*LISTED ENTRIES*:
= = =

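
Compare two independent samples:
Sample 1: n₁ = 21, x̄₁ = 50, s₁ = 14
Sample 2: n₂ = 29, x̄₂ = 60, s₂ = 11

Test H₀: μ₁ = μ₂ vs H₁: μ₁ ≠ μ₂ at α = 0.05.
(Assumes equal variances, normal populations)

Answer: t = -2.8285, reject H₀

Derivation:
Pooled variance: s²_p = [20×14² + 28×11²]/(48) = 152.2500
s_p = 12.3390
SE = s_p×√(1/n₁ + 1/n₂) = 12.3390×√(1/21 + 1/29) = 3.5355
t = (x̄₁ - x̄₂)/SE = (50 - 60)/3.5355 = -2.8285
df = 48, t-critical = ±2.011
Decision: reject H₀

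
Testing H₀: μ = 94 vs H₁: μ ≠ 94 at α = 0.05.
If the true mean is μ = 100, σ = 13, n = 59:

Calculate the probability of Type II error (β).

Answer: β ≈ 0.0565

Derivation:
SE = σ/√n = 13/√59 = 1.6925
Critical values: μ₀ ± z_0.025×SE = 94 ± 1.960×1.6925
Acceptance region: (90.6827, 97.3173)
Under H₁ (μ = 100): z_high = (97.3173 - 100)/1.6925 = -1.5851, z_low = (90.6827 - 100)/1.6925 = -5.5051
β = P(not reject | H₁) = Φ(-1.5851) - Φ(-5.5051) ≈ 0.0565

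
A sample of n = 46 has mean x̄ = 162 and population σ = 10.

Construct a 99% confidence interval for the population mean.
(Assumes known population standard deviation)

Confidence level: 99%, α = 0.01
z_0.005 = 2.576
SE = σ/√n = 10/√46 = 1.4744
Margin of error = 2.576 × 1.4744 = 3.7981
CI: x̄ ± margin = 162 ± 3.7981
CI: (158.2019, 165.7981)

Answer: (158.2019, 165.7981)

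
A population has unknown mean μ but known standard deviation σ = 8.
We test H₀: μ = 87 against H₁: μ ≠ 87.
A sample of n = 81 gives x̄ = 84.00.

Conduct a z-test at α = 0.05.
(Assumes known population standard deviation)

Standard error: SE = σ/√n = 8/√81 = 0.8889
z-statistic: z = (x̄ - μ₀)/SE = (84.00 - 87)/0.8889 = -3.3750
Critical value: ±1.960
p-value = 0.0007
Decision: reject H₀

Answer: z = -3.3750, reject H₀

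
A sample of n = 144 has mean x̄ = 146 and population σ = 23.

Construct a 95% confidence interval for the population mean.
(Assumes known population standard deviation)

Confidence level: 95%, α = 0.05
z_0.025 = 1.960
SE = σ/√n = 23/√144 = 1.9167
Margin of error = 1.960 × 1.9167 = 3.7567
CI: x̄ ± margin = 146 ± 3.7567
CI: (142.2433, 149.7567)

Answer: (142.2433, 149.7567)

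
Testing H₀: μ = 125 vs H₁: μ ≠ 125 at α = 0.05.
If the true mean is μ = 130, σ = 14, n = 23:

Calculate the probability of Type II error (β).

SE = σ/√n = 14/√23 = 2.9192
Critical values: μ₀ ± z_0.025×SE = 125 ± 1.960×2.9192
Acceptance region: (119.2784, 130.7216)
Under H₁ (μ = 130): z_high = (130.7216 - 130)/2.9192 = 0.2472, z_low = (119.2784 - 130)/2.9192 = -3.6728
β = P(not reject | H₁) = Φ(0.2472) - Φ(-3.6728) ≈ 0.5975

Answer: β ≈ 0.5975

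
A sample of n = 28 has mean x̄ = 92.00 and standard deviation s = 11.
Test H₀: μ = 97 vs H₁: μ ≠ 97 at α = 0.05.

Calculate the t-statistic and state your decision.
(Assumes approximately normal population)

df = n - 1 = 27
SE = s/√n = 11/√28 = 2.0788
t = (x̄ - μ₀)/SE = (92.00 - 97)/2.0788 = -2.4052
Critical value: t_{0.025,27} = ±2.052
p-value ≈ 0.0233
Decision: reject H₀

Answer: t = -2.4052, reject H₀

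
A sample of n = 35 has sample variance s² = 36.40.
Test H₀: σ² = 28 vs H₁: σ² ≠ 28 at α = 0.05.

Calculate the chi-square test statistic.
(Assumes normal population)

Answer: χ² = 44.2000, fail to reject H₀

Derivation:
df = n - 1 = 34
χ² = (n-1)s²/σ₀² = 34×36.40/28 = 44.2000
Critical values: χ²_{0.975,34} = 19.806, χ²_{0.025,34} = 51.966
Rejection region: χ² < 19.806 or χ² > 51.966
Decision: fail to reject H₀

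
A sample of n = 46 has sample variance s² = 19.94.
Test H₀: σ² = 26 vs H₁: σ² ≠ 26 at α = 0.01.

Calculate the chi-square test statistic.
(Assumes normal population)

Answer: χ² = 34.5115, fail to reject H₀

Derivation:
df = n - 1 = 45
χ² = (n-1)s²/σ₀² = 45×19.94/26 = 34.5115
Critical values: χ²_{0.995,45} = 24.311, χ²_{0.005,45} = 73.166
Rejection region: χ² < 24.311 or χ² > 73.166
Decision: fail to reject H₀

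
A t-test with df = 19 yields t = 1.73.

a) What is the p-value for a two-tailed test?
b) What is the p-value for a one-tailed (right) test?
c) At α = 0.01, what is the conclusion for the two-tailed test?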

= = =

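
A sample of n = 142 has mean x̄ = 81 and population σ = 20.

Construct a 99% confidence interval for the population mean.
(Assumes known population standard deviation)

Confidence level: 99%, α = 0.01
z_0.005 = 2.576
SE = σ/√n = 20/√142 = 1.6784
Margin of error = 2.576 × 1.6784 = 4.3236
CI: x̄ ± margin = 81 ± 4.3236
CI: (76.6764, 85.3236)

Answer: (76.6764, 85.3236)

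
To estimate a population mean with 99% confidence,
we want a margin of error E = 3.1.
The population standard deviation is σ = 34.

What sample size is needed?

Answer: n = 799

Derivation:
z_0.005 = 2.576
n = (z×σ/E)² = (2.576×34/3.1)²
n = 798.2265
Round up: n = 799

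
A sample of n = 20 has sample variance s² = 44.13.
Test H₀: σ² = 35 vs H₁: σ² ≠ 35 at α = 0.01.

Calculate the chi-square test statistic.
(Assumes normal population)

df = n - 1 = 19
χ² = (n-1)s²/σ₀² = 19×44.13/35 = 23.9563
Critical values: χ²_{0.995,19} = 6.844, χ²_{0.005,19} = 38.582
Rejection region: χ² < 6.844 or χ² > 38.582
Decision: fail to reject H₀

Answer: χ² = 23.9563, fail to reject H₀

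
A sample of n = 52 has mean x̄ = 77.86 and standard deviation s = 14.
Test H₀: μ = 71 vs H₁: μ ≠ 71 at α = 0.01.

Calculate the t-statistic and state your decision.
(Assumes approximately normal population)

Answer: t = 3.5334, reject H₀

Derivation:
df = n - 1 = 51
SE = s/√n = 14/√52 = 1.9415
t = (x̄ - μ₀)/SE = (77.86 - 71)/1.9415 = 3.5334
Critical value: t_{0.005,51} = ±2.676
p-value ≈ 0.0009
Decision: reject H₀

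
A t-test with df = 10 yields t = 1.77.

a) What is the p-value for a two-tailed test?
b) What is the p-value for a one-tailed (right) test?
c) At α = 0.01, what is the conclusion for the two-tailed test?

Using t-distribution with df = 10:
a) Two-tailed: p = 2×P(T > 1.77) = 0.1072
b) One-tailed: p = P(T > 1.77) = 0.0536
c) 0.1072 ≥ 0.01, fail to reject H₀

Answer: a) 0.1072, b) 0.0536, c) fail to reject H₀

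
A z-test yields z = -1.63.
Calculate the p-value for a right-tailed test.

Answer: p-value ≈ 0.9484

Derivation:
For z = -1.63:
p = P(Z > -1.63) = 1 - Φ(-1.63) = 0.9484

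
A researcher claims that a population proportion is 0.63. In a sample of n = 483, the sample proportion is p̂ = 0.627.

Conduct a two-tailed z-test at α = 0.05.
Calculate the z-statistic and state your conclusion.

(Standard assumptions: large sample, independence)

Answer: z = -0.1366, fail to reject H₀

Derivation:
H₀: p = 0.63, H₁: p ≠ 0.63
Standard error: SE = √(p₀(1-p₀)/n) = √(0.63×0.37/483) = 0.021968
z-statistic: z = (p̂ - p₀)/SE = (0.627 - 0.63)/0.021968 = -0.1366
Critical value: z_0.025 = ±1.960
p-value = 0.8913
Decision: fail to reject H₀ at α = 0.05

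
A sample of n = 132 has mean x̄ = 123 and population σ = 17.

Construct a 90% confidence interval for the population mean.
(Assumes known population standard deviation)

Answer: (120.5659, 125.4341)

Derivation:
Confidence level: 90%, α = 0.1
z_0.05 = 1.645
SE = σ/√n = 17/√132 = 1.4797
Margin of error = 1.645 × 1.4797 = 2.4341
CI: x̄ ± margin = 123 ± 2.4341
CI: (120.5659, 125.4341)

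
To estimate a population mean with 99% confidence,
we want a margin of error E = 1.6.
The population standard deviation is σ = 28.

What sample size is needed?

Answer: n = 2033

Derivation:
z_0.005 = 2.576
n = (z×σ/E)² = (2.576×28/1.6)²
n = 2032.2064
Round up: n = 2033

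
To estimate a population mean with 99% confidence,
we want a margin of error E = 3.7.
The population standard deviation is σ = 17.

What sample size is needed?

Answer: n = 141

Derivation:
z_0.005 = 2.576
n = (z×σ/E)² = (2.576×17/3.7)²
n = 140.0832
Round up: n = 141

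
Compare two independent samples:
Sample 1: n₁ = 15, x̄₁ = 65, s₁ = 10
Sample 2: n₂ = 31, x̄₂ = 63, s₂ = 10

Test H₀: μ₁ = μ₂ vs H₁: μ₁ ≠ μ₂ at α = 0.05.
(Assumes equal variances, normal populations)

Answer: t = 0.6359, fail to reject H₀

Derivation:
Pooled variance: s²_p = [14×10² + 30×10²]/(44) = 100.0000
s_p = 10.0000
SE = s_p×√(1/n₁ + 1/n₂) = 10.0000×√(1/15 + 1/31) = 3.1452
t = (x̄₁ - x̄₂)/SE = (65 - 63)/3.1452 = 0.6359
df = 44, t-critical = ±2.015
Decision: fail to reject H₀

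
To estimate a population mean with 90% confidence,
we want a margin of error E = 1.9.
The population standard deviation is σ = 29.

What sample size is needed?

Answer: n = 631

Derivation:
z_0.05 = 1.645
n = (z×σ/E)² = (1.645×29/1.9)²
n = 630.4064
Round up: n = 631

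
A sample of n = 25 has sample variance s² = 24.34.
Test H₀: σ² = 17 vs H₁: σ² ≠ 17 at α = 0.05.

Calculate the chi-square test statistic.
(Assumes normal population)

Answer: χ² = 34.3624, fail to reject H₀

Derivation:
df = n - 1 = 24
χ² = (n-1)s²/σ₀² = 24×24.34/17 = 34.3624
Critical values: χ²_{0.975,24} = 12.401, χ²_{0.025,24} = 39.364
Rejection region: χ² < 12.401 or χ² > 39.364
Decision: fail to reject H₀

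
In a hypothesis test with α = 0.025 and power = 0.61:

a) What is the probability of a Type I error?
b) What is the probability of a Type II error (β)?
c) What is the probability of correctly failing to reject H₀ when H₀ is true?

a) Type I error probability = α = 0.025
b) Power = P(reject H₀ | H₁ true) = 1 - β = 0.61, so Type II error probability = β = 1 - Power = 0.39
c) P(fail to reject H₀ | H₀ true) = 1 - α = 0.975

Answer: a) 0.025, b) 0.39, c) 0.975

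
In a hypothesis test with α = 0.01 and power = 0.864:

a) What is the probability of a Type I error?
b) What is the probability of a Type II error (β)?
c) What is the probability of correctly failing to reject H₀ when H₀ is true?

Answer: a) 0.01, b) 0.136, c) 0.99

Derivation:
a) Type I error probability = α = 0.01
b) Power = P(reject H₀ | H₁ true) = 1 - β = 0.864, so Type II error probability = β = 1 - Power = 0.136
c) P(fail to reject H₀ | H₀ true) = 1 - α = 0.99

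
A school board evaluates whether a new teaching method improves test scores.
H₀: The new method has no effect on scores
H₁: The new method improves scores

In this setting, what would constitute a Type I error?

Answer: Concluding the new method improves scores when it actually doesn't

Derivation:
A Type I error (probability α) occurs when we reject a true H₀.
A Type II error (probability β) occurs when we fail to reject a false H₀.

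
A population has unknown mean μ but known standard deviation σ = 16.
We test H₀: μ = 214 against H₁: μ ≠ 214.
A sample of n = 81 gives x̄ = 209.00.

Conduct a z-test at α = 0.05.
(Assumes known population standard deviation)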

= = =

*EXERCISE*:
Look through the entries. Copy out each line with "unknown" in it.

*SOLUTION*:
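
A population has unknown mean μ but known standard deviation σ = 8.
A population has unknown mean μ but known standard deviation σ = 16.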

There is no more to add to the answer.